╭─ Listed records
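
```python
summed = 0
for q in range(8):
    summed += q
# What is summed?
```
Trace:
  summed=0
  summed=0, q=0
  summed=1, q=1
  summed=3, q=2
  summed=6, q=3
  summed=10, q=4
  summed=15, q=5
  summed=21, q=6
  summed=28, q=7

Final answer: 28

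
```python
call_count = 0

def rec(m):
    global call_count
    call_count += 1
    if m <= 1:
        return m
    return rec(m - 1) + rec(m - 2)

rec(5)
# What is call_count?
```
Call trace (a repeated sub-call is expanded the first time; later identical calls just restate its return value):
rec(m=5)
  rec(m=4)
    rec(m=3)
      rec(m=2)
        rec(m=1)
        -> return 1
        rec(m=0)
        -> return 0
      -> return 1
      rec(m=1)
      -> return 1
    -> return 2
    rec(m=2) -> return 1  (same call as traced above)
  -> return 3
  rec(m=3) -> return 2  (same call as traced above)
-> return 5

call_count is incremented once per call, so count the calls in each subtree. Let C(m) = number of calls made by rec(m).
C(0) = C(1) = 1 (base case, no recursion); C(m) = 1 + C(m - 1) + C(m - 2) otherwise.
C(2) = 1 + C(1) + C(0) = 1 + 1 + 1 = 3
C(3) = 1 + C(2) + C(1) = 1 + 3 + 1 = 5
C(4) = 1 + C(3) + C(2) = 1 + 5 + 3 = 9
C(5) = 1 + C(4) + C(3) = 1 + 9 + 5 = 15
call_count = C(5) = 15

Final answer: 15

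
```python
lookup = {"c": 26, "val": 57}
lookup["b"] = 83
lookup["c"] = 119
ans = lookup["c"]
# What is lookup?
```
Trace:
  lookup={'c': 26, 'val': 57}
  lookup={'c': 26, 'val': 57, 'b': 83}
  lookup={'c': 119, 'val': 57, 'b': 83}
  lookup={'c': 119, 'val': 57, 'b': 83}, ans=119

Final answer: {'c': 119, 'val': 57, 'b': 83}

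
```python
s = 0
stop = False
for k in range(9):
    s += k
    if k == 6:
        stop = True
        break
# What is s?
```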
╰─
• What the exercise asks: Go through the material and set every line down again exactly.

• Exercise response:
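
```python
summed = 0
for q in range(8):
    summed += q
# What is summed?
```
Trace:
  summed=0
  summed=0, q=0
  summed=1, q=1
  summed=3, q=2
  summed=6, q=3
  summed=10, q=4
  summed=15, q=5
  summed=21, q=6
  summed=28, q=7

Final answer: 28

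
```python
call_count = 0

def rec(m):
    global call_count
    call_count += 1
    if m <= 1:
        return m
    return rec(m - 1) + rec(m - 2)

rec(5)
# What is call_count?
```
Call trace (a repeated sub-call is expanded the first time; later identical calls just restate its return value):
rec(m=5)
  rec(m=4)
    rec(m=3)
      rec(m=2)
        rec(m=1)
        -> return 1
        rec(m=0)
        -> return 0
      -> return 1
      rec(m=1)
      -> return 1
    -> return 2
    rec(m=2) -> return 1  (same call as traced above)
  -> return 3
  rec(m=3) -> return 2  (same call as traced above)
-> return 5

call_count is incremented once per call, so count the calls in each subtree. Let C(m) = number of calls made by rec(m).
C(0) = C(1) = 1 (base case, no recursion); C(m) = 1 + C(m - 1) + C(m - 2) otherwise.
C(2) = 1 + C(1) + C(0) = 1 + 1 + 1 = 3
C(3) = 1 + C(2) + C(1) = 1 + 3 + 1 = 5
C(4) = 1 + C(3) + C(2) = 1 + 5 + 3 = 9
C(5) = 1 + C(4) + C(3) = 1 + 9 + 5 = 15
call_count = C(5) = 15

Final answer: 15

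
```python
lookup = {"c": 26, "val": 57}
lookup["b"] = 83
lookup["c"] = 119
ans = lookup["c"]
# What is lookup?
```
Trace:
  lookup={'c': 26, 'val': 57}
  lookup={'c': 26, 'val': 57, 'b': 83}
  lookup={'c': 119, 'val': 57, 'b': 83}
  lookup={'c': 119, 'val': 57, 'b': 83}, ans=119

Final answer: {'c': 119, 'val': 57, 'b': 83}

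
```python
s = 0
stop = False
for k in range(9):
    s += k
    if k == 6:
        stop = True
        break
# What is s?
```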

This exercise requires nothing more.